__Goal of the exercise__. Below are the records; copy each line in them that holds the word "Package".

** Available records follows **

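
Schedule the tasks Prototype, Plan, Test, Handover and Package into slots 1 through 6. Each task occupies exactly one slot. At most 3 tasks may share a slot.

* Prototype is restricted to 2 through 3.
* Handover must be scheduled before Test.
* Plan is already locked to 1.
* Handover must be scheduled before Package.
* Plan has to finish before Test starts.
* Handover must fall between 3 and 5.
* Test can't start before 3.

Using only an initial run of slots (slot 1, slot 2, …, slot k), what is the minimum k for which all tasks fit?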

** End of Available records **

__Output__.
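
Schedule the tasks Prototype, Plan, Test, Handover and Package into slots 1 through 6. Each task occupies exactly one slot. At most 3 tasks may share a slot.
* Handover must be scheduled before Package.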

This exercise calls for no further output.